== Segment start ==

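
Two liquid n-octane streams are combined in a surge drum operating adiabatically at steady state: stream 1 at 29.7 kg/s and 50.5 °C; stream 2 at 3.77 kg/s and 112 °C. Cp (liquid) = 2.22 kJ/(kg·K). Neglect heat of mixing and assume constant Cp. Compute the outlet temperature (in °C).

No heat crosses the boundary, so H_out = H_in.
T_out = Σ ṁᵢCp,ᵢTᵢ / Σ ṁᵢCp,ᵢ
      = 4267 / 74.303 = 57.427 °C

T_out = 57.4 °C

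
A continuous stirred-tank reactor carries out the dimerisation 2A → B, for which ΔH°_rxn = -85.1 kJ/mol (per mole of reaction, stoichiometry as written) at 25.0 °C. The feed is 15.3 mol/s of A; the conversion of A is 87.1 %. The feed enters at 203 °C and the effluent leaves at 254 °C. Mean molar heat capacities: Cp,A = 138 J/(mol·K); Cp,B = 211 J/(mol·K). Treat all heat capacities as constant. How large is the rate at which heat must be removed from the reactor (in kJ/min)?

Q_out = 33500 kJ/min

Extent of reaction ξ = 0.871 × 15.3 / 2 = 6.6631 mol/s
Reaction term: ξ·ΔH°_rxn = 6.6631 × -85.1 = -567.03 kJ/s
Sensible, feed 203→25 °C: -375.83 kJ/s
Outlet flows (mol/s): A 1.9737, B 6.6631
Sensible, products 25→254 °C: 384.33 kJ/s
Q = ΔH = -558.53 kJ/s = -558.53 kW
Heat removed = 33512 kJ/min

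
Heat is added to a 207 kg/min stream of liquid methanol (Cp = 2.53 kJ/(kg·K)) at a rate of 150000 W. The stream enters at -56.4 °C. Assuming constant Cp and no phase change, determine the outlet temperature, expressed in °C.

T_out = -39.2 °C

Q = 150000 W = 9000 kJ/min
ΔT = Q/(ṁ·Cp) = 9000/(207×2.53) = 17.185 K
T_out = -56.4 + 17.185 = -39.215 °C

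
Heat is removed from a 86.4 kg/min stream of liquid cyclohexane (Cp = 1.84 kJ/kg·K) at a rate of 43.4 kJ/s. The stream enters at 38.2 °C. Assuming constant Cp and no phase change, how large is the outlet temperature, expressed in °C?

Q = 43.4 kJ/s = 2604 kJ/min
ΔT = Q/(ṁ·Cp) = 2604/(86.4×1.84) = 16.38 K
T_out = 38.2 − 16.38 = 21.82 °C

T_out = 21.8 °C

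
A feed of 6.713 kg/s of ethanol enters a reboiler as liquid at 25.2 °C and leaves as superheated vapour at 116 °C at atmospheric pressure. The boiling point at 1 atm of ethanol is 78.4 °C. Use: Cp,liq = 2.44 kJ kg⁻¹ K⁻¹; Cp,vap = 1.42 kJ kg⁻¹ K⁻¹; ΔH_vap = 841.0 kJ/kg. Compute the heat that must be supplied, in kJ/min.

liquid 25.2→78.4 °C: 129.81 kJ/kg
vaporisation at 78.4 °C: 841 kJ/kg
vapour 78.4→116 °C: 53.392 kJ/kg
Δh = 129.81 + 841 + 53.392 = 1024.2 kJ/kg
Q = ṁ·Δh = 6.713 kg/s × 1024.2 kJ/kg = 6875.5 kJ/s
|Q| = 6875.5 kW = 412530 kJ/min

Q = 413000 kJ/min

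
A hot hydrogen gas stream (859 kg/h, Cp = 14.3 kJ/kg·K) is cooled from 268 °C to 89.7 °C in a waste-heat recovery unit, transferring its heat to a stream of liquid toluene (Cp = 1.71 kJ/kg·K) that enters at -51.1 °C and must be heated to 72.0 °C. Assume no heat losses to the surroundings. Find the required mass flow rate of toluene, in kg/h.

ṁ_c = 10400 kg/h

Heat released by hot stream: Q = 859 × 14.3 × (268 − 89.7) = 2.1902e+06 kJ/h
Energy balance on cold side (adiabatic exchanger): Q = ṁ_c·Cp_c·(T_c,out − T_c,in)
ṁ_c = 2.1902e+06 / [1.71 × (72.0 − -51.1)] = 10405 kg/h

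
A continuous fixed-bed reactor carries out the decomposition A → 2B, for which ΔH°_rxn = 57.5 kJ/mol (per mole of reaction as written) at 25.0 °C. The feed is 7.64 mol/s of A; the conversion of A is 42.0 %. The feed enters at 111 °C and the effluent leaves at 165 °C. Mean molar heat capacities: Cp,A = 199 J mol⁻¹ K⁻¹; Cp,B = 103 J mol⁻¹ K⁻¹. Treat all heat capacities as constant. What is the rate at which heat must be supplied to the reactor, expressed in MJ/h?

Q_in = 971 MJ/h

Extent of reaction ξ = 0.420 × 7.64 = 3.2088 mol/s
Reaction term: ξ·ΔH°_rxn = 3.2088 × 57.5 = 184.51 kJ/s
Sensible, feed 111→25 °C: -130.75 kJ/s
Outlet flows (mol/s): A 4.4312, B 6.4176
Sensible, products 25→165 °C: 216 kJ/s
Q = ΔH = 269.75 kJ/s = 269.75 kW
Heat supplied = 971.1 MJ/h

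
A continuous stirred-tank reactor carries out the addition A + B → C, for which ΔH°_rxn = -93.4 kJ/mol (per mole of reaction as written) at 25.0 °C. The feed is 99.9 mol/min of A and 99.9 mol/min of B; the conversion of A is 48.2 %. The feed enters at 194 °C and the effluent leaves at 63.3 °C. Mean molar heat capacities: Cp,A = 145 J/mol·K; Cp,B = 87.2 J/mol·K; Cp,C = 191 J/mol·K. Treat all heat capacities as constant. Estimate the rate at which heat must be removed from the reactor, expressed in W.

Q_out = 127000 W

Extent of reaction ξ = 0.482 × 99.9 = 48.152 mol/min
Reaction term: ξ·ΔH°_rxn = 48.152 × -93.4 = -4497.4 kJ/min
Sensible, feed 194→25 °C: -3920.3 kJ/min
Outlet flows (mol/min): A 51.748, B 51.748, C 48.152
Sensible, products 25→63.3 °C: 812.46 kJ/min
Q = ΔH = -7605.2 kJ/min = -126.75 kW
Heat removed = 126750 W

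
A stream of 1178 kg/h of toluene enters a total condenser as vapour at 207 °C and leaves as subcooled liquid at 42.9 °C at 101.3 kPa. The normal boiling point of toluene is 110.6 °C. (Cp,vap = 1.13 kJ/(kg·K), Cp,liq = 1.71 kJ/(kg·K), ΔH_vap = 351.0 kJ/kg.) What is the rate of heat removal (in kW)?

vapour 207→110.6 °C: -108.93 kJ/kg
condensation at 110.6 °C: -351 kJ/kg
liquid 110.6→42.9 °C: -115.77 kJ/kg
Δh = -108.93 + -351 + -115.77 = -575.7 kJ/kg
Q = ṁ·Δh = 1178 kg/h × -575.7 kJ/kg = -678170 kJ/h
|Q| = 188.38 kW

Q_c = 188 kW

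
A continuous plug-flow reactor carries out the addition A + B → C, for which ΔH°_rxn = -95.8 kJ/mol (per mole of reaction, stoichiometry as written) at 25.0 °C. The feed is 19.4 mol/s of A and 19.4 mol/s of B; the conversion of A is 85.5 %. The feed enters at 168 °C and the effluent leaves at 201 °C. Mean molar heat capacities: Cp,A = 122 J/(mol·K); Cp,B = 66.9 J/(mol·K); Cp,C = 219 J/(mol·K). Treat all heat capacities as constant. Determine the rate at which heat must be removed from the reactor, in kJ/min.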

== Segment end ==

● **Your task**: This task calls for every entry above to be transcribed exactly.

● **Task result**:
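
Two liquid n-octane streams are combined in a surge drum operating adiabatically at steady state: stream 1 at 29.7 kg/s and 50.5 °C; stream 2 at 3.77 kg/s and 112 °C. Cp (liquid) = 2.22 kJ/(kg·K). Neglect heat of mixing and assume constant Cp. Compute the outlet temperature (in °C).

No heat crosses the boundary, so H_out = H_in.
T_out = Σ ṁᵢCp,ᵢTᵢ / Σ ṁᵢCp,ᵢ
      = 4267 / 74.303 = 57.427 °C

T_out = 57.4 °C

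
A continuous stirred-tank reactor carries out the dimerisation 2A → B, for which ΔH°_rxn = -85.1 kJ/mol (per mole of reaction, stoichiometry as written) at 25.0 °C. The feed is 15.3 mol/s of A; the conversion of A is 87.1 %. The feed enters at 203 °C and the effluent leaves at 254 °C. Mean molar heat capacities: Cp,A = 138 J/(mol·K); Cp,B = 211 J/(mol·K). Treat all heat capacities as constant. How large is the rate at which heat must be removed from the reactor (in kJ/min)?

Q_out = 33500 kJ/min

Extent of reaction ξ = 0.871 × 15.3 / 2 = 6.6631 mol/s
Reaction term: ξ·ΔH°_rxn = 6.6631 × -85.1 = -567.03 kJ/s
Sensible, feed 203→25 °C: -375.83 kJ/s
Outlet flows (mol/s): A 1.9737, B 6.6631
Sensible, products 25→254 °C: 384.33 kJ/s
Q = ΔH = -558.53 kJ/s = -558.53 kW
Heat removed = 33512 kJ/min

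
Heat is added to a 207 kg/min stream of liquid methanol (Cp = 2.53 kJ/(kg·K)) at a rate of 150000 W. The stream enters at -56.4 °C. Assuming constant Cp and no phase change, determine the outlet temperature, expressed in °C.

T_out = -39.2 °C

Q = 150000 W = 9000 kJ/min
ΔT = Q/(ṁ·Cp) = 9000/(207×2.53) = 17.185 K
T_out = -56.4 + 17.185 = -39.215 °C

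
Heat is removed from a 86.4 kg/min stream of liquid cyclohexane (Cp = 1.84 kJ/kg·K) at a rate of 43.4 kJ/s. The stream enters at 38.2 °C. Assuming constant Cp and no phase change, how large is the outlet temperature, expressed in °C?

Q = 43.4 kJ/s = 2604 kJ/min
ΔT = Q/(ṁ·Cp) = 2604/(86.4×1.84) = 16.38 K
T_out = 38.2 − 16.38 = 21.82 °C

T_out = 21.8 °C

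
A feed of 6.713 kg/s of ethanol enters a reboiler as liquid at 25.2 °C and leaves as superheated vapour at 116 °C at atmospheric pressure. The boiling point at 1 atm of ethanol is 78.4 °C. Use: Cp,liq = 2.44 kJ kg⁻¹ K⁻¹; Cp,vap = 1.42 kJ kg⁻¹ K⁻¹; ΔH_vap = 841.0 kJ/kg. Compute the heat that must be supplied, in kJ/min.

liquid 25.2→78.4 °C: 129.81 kJ/kg
vaporisation at 78.4 °C: 841 kJ/kg
vapour 78.4→116 °C: 53.392 kJ/kg
Δh = 129.81 + 841 + 53.392 = 1024.2 kJ/kg
Q = ṁ·Δh = 6.713 kg/s × 1024.2 kJ/kg = 6875.5 kJ/s
|Q| = 6875.5 kW = 412530 kJ/min

Q = 413000 kJ/min

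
A hot hydrogen gas stream (859 kg/h, Cp = 14.3 kJ/kg·K) is cooled from 268 °C to 89.7 °C in a waste-heat recovery unit, transferring its heat to a stream of liquid toluene (Cp = 1.71 kJ/kg·K) that enters at -51.1 °C and must be heated to 72.0 °C. Assume no heat losses to the surroundings. Find the required mass flow rate of toluene, in kg/h.

ṁ_c = 10400 kg/h

Heat released by hot stream: Q = 859 × 14.3 × (268 − 89.7) = 2.1902e+06 kJ/h
Energy balance on cold side (adiabatic exchanger): Q = ṁ_c·Cp_c·(T_c,out − T_c,in)
ṁ_c = 2.1902e+06 / [1.71 × (72.0 − -51.1)] = 10405 kg/h

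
A continuous fixed-bed reactor carries out the decomposition A → 2B, for which ΔH°_rxn = 57.5 kJ/mol (per mole of reaction as written) at 25.0 °C. The feed is 7.64 mol/s of A; the conversion of A is 42.0 %. The feed enters at 111 °C and the effluent leaves at 165 °C. Mean molar heat capacities: Cp,A = 199 J mol⁻¹ K⁻¹; Cp,B = 103 J mol⁻¹ K⁻¹. Treat all heat capacities as constant. What is the rate at which heat must be supplied to the reactor, expressed in MJ/h?

Q_in = 971 MJ/h

Extent of reaction ξ = 0.420 × 7.64 = 3.2088 mol/s
Reaction term: ξ·ΔH°_rxn = 3.2088 × 57.5 = 184.51 kJ/s
Sensible, feed 111→25 °C: -130.75 kJ/s
Outlet flows (mol/s): A 4.4312, B 6.4176
Sensible, products 25→165 °C: 216 kJ/s
Q = ΔH = 269.75 kJ/s = 269.75 kW
Heat supplied = 971.1 MJ/h

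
A continuous stirred-tank reactor carries out the addition A + B → C, for which ΔH°_rxn = -93.4 kJ/mol (per mole of reaction as written) at 25.0 °C. The feed is 99.9 mol/min of A and 99.9 mol/min of B; the conversion of A is 48.2 %. The feed enters at 194 °C and the effluent leaves at 63.3 °C. Mean molar heat capacities: Cp,A = 145 J/mol·K; Cp,B = 87.2 J/mol·K; Cp,C = 191 J/mol·K. Treat all heat capacities as constant. Estimate the rate at which heat must be removed from the reactor, expressed in W.

Q_out = 127000 W

Extent of reaction ξ = 0.482 × 99.9 = 48.152 mol/min
Reaction term: ξ·ΔH°_rxn = 48.152 × -93.4 = -4497.4 kJ/min
Sensible, feed 194→25 °C: -3920.3 kJ/min
Outlet flows (mol/min): A 51.748, B 51.748, C 48.152
Sensible, products 25→63.3 °C: 812.46 kJ/min
Q = ΔH = -7605.2 kJ/min = -126.75 kW
Heat removed = 126750 W

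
A stream of 1178 kg/h of toluene enters a total condenser as vapour at 207 °C and leaves as subcooled liquid at 42.9 °C at 101.3 kPa. The normal boiling point of toluene is 110.6 °C. (Cp,vap = 1.13 kJ/(kg·K), Cp,liq = 1.71 kJ/(kg·K), ΔH_vap = 351.0 kJ/kg.) What is the rate of heat removal (in kW)?

vapour 207→110.6 °C: -108.93 kJ/kg
condensation at 110.6 °C: -351 kJ/kg
liquid 110.6→42.9 °C: -115.77 kJ/kg
Δh = -108.93 + -351 + -115.77 = -575.7 kJ/kg
Q = ṁ·Δh = 1178 kg/h × -575.7 kJ/kg = -678170 kJ/h
|Q| = 188.38 kW

Q_c = 188 kW

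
A continuous plug-flow reactor carries out the addition A + B → C, for which ΔH°_rxn = -95.8 kJ/mol (per mole of reaction, stoichiometry as written) at 25.0 °C. The feed is 19.4 mol/s of A and 19.4 mol/s of B; the conversion of A is 85.5 %. The feed enters at 168 °C and the effluent leaves at 201 °C. Mean molar heat capacities: Cp,A = 122 J/(mol·K); Cp,B = 66.9 J/(mol·K); Cp,C = 219 J/(mol·K). Treat all heat capacities as constant. Determine the rate at which heat must be removed from the reactor, in kJ/min.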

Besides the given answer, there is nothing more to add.